__EXERCISE OBJECTIVE__: Using the records below, quote only the span that opens with the line containing "What is the DC gain in dB? Round to 0.1 dB." and closes with the line containing "T(s) = 25(0.1s", exactly and inclusively.

__DATASET ENTRIES__:
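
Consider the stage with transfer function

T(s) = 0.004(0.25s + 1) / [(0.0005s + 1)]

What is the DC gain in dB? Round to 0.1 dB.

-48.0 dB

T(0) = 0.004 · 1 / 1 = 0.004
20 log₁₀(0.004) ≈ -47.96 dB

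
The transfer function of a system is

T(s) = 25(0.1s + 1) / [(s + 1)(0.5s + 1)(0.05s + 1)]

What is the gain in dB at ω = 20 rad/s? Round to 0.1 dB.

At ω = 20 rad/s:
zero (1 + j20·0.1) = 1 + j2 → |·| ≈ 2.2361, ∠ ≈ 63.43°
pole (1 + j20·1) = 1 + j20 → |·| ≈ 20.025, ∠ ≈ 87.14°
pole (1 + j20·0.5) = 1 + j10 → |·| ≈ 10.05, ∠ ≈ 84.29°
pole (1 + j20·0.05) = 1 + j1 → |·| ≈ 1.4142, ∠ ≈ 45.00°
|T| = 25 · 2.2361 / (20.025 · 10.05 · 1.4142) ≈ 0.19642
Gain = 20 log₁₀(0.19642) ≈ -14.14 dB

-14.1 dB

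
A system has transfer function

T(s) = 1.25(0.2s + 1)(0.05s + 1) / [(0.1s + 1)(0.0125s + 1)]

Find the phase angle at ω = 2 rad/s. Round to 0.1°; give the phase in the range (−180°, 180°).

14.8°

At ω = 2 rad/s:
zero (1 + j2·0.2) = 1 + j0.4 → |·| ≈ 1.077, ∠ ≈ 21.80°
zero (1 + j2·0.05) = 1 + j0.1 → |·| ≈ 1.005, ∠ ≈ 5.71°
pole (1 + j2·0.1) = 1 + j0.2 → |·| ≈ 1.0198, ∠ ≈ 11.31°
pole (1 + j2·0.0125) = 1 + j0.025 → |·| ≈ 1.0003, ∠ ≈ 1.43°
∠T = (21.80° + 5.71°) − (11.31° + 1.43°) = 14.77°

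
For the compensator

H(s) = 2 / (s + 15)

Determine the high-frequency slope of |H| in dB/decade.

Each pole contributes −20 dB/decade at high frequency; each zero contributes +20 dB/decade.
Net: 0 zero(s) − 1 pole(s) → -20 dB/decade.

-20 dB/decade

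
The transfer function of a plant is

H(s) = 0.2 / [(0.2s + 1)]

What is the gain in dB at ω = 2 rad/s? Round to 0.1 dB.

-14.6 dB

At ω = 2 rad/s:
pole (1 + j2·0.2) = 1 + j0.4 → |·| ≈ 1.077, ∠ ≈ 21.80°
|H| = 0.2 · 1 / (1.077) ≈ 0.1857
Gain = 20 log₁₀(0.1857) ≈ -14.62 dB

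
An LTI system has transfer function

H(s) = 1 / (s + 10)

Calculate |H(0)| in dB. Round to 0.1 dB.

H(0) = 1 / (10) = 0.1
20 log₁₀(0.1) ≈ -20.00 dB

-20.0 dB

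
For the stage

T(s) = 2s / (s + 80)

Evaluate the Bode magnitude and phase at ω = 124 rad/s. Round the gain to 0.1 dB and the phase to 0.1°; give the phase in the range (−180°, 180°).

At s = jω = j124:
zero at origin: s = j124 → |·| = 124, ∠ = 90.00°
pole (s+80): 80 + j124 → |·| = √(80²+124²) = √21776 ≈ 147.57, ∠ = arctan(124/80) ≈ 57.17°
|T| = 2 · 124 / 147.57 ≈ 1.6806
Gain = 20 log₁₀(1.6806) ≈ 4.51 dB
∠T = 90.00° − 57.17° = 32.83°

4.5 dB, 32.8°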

__ANSWER BOX__:
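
What is the DC gain in dB? Round to 0.1 dB.

-48.0 dB

T(0) = 0.004 · 1 / 1 = 0.004
20 log₁₀(0.004) ≈ -47.96 dB

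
The transfer function of a system is

T(s) = 25(0.1s + 1) / [(s + 1)(0.5s + 1)(0.05s + 1)]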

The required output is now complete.